## Information provided
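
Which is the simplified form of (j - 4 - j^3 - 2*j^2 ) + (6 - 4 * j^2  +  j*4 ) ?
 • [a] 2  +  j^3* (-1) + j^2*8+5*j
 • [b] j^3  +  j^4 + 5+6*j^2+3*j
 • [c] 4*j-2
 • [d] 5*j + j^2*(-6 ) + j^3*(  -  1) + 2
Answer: d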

## What this task involves
Send back, unchanged, every line of the records from the one with "(-1) + j^2*8+5*j" through the last.

## Task answer
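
 • [a] 2  +  j^3* (-1) + j^2*8+5*j
 • [b] j^3  +  j^4 + 5+6*j^2+3*j
 • [c] 4*j-2
 • [d] 5*j + j^2*(-6 ) + j^3*(  -  1) + 2
Answer: d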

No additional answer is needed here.